[Collected data entries]
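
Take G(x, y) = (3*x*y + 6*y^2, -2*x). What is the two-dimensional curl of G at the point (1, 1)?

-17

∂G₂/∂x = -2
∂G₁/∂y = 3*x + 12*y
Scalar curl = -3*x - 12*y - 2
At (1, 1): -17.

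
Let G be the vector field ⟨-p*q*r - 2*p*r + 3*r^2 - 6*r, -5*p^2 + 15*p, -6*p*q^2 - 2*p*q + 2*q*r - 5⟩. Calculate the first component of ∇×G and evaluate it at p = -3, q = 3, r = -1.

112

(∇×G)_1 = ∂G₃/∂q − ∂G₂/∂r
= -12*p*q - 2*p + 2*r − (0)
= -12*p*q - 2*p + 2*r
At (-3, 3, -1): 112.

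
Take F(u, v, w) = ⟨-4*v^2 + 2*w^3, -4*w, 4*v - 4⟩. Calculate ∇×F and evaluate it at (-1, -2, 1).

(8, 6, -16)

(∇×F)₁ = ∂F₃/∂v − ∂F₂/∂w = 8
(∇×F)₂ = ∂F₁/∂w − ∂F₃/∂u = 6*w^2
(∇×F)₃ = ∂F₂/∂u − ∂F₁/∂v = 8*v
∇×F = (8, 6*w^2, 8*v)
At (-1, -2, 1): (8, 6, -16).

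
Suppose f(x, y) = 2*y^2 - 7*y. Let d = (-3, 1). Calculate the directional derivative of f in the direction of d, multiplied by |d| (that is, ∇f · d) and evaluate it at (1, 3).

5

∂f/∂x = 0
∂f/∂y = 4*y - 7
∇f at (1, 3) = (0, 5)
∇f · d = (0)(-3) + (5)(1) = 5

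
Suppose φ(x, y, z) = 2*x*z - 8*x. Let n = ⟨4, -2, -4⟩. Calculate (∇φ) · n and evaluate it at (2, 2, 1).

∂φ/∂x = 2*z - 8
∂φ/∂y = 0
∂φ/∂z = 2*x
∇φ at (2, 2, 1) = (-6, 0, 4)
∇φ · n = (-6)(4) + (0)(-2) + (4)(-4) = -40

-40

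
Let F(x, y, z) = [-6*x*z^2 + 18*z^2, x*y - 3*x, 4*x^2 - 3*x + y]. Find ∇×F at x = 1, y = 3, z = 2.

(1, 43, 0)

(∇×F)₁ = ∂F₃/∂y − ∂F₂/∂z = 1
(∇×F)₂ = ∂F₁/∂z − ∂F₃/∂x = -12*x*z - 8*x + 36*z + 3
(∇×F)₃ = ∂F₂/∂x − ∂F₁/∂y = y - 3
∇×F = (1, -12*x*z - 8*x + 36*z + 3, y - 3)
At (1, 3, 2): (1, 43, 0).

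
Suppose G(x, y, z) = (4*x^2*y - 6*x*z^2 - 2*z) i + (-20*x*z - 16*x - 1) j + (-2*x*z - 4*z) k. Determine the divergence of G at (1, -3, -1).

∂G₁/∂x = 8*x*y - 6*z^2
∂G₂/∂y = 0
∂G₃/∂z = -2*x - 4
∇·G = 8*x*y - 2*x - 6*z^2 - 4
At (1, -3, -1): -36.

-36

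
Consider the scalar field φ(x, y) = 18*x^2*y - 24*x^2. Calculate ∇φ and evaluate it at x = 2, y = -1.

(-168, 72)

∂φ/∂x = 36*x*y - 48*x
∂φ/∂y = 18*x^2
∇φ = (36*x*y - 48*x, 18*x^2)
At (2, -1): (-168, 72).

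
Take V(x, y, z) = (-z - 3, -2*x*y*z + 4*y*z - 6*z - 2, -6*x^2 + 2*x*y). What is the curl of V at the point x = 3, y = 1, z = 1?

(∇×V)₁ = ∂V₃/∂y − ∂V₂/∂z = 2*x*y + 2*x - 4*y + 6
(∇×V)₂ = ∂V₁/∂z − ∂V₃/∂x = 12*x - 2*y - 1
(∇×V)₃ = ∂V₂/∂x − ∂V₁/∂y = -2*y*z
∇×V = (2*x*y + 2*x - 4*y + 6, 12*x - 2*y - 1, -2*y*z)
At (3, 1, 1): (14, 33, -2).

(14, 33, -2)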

▶ Assignment:
Each of the records should be written out again, exactly as it reads.

▶ Exercise answer:
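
Take G(x, y) = (3*x*y + 6*y^2, -2*x). What is the two-dimensional curl of G at the point (1, 1)?

-17

∂G₂/∂x = -2
∂G₁/∂y = 3*x + 12*y
Scalar curl = -3*x - 12*y - 2
At (1, 1): -17.

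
Let G be the vector field ⟨-p*q*r - 2*p*r + 3*r^2 - 6*r, -5*p^2 + 15*p, -6*p*q^2 - 2*p*q + 2*q*r - 5⟩. Calculate the first component of ∇×G and evaluate it at p = -3, q = 3, r = -1.

112

(∇×G)_1 = ∂G₃/∂q − ∂G₂/∂r
= -12*p*q - 2*p + 2*r − (0)
= -12*p*q - 2*p + 2*r
At (-3, 3, -1): 112.

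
Take F(u, v, w) = ⟨-4*v^2 + 2*w^3, -4*w, 4*v - 4⟩. Calculate ∇×F and evaluate it at (-1, -2, 1).

(8, 6, -16)

(∇×F)₁ = ∂F₃/∂v − ∂F₂/∂w = 8
(∇×F)₂ = ∂F₁/∂w − ∂F₃/∂u = 6*w^2
(∇×F)₃ = ∂F₂/∂u − ∂F₁/∂v = 8*v
∇×F = (8, 6*w^2, 8*v)
At (-1, -2, 1): (8, 6, -16).

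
Suppose f(x, y) = 2*y^2 - 7*y. Let d = (-3, 1). Calculate the directional derivative of f in the direction of d, multiplied by |d| (that is, ∇f · d) and evaluate it at (1, 3).

5

∂f/∂x = 0
∂f/∂y = 4*y - 7
∇f at (1, 3) = (0, 5)
∇f · d = (0)(-3) + (5)(1) = 5

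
Suppose φ(x, y, z) = 2*x*z - 8*x. Let n = ⟨4, -2, -4⟩. Calculate (∇φ) · n and evaluate it at (2, 2, 1).

∂φ/∂x = 2*z - 8
∂φ/∂y = 0
∂φ/∂z = 2*x
∇φ at (2, 2, 1) = (-6, 0, 4)
∇φ · n = (-6)(4) + (0)(-2) + (4)(-4) = -40

-40

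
Let F(x, y, z) = [-6*x*z^2 + 18*z^2, x*y - 3*x, 4*x^2 - 3*x + y]. Find ∇×F at x = 1, y = 3, z = 2.

(1, 43, 0)

(∇×F)₁ = ∂F₃/∂y − ∂F₂/∂z = 1
(∇×F)₂ = ∂F₁/∂z − ∂F₃/∂x = -12*x*z - 8*x + 36*z + 3
(∇×F)₃ = ∂F₂/∂x − ∂F₁/∂y = y - 3
∇×F = (1, -12*x*z - 8*x + 36*z + 3, y - 3)
At (1, 3, 2): (1, 43, 0).

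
Suppose G(x, y, z) = (4*x^2*y - 6*x*z^2 - 2*z) i + (-20*x*z - 16*x - 1) j + (-2*x*z - 4*z) k. Determine the divergence of G at (1, -3, -1).

∂G₁/∂x = 8*x*y - 6*z^2
∂G₂/∂y = 0
∂G₃/∂z = -2*x - 4
∇·G = 8*x*y - 2*x - 6*z^2 - 4
At (1, -3, -1): -36.

-36

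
Consider the scalar field φ(x, y) = 18*x^2*y - 24*x^2. Calculate ∇φ and evaluate it at x = 2, y = -1.

(-168, 72)

∂φ/∂x = 36*x*y - 48*x
∂φ/∂y = 18*x^2
∇φ = (36*x*y - 48*x, 18*x^2)
At (2, -1): (-168, 72).

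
Take V(x, y, z) = (-z - 3, -2*x*y*z + 4*y*z - 6*z - 2, -6*x^2 + 2*x*y). What is the curl of V at the point x = 3, y = 1, z = 1?

(∇×V)₁ = ∂V₃/∂y − ∂V₂/∂z = 2*x*y + 2*x - 4*y + 6
(∇×V)₂ = ∂V₁/∂z − ∂V₃/∂x = 12*x - 2*y - 1
(∇×V)₃ = ∂V₂/∂x − ∂V₁/∂y = -2*y*z
∇×V = (2*x*y + 2*x - 4*y + 6, 12*x - 2*y - 1, -2*y*z)
At (3, 1, 1): (14, 33, -2).

(14, 33, -2)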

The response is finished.